→ **WHAT THIS TASK INVOLVES**
Copy word for word, please, the lines of the entries below running from the one containing "Here are the" to the one containing "D(b2, C(b5, b6)))", both ends included.

→ **PROVIDED INFORMATION**
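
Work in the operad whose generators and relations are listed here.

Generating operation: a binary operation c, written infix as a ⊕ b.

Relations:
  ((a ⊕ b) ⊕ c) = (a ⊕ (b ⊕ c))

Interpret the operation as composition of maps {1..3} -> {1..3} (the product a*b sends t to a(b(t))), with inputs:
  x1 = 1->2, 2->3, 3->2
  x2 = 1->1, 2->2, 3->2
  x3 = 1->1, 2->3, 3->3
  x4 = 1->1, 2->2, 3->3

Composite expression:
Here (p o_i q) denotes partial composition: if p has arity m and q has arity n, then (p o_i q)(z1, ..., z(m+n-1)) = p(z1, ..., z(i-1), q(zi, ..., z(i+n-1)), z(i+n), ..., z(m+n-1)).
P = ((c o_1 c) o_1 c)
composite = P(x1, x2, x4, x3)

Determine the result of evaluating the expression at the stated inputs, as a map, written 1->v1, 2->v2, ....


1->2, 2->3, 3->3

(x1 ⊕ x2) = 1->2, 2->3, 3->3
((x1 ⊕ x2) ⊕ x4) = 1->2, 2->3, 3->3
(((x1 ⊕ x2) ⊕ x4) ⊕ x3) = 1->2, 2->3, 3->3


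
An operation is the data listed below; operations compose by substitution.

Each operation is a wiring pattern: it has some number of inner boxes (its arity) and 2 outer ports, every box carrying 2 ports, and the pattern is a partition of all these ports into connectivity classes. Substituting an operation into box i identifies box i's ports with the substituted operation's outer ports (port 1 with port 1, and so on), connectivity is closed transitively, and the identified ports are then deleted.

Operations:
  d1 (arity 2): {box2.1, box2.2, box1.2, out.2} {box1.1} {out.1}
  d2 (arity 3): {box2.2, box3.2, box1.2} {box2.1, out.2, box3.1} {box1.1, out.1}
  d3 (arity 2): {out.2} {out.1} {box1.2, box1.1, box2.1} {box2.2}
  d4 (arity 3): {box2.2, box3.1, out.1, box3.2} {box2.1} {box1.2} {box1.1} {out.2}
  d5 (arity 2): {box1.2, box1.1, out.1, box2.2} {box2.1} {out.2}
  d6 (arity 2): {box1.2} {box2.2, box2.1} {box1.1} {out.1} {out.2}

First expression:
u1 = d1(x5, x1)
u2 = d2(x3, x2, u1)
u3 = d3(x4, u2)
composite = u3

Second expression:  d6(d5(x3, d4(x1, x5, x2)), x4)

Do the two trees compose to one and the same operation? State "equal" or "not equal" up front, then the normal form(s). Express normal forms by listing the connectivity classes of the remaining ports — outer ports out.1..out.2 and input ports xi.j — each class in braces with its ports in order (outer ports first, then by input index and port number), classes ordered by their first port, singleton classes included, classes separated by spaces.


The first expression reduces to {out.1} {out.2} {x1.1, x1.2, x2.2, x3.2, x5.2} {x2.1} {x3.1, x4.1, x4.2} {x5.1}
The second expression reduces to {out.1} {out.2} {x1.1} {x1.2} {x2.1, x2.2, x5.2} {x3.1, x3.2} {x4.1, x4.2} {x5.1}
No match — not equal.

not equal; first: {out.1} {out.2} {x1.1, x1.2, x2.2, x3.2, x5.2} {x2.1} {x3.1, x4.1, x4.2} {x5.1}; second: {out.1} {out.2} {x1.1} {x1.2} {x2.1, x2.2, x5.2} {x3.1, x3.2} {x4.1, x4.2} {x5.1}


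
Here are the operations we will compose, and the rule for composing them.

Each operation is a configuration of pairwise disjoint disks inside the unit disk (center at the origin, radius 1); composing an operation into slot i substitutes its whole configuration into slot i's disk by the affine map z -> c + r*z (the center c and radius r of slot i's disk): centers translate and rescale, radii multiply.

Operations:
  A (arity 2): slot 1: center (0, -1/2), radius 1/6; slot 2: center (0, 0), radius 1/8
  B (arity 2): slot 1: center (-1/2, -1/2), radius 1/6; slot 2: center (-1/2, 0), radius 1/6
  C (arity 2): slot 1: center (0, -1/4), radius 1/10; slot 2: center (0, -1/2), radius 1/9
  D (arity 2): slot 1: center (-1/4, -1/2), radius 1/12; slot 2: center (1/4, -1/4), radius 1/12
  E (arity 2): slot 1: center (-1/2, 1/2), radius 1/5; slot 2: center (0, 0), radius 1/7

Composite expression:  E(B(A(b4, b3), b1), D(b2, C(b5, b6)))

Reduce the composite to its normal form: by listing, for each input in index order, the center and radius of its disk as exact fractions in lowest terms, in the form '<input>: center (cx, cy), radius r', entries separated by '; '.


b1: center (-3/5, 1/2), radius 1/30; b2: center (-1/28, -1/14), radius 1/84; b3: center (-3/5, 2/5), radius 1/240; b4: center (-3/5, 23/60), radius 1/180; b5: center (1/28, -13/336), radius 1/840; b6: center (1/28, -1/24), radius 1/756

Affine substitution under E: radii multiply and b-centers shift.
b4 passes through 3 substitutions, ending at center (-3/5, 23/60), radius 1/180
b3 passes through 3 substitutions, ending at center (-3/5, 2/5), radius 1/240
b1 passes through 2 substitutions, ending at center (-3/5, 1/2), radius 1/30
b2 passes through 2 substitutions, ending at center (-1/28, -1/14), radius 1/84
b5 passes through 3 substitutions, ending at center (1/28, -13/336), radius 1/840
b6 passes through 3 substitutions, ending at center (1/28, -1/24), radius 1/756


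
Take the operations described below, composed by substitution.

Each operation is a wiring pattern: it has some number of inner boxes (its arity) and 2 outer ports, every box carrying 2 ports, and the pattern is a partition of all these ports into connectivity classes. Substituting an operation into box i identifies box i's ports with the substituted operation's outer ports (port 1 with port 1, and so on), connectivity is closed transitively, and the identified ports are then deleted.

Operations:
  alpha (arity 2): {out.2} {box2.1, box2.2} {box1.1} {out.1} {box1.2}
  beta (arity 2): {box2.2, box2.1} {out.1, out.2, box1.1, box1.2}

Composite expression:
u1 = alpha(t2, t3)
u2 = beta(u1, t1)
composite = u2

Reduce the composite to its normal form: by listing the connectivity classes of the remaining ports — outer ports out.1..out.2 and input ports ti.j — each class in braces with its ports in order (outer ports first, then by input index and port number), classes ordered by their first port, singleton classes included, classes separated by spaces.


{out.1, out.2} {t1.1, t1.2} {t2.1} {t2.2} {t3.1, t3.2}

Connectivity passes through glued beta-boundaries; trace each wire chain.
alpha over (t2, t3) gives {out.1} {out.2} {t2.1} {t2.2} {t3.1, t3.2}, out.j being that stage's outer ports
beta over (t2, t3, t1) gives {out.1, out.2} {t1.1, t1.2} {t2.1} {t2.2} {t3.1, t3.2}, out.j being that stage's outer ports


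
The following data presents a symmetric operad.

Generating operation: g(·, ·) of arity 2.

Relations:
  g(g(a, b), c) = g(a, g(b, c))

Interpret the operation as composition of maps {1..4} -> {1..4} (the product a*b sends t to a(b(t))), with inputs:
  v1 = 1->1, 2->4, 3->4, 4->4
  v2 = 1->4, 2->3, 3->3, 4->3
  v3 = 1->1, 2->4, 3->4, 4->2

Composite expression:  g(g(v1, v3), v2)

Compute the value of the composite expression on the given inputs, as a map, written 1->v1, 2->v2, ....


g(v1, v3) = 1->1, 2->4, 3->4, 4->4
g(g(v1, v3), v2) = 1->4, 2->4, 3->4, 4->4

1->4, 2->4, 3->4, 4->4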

→ **ANSWER TO THIS TASK**
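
Here are the operations we will compose, and the rule for composing them.

Each operation is a configuration of pairwise disjoint disks inside the unit disk (center at the origin, radius 1); composing an operation into slot i substitutes its whole configuration into slot i's disk by the affine map z -> c + r*z (the center c and radius r of slot i's disk): centers translate and rescale, radii multiply.

Operations:
  A (arity 2): slot 1: center (0, -1/2), radius 1/6; slot 2: center (0, 0), radius 1/8
  B (arity 2): slot 1: center (-1/2, -1/2), radius 1/6; slot 2: center (-1/2, 0), radius 1/6
  C (arity 2): slot 1: center (0, -1/4), radius 1/10; slot 2: center (0, -1/2), radius 1/9
  D (arity 2): slot 1: center (-1/4, -1/2), radius 1/12; slot 2: center (1/4, -1/4), radius 1/12
  E (arity 2): slot 1: center (-1/2, 1/2), radius 1/5; slot 2: center (0, 0), radius 1/7

Composite expression:  E(B(A(b4, b3), b1), D(b2, C(b5, b6)))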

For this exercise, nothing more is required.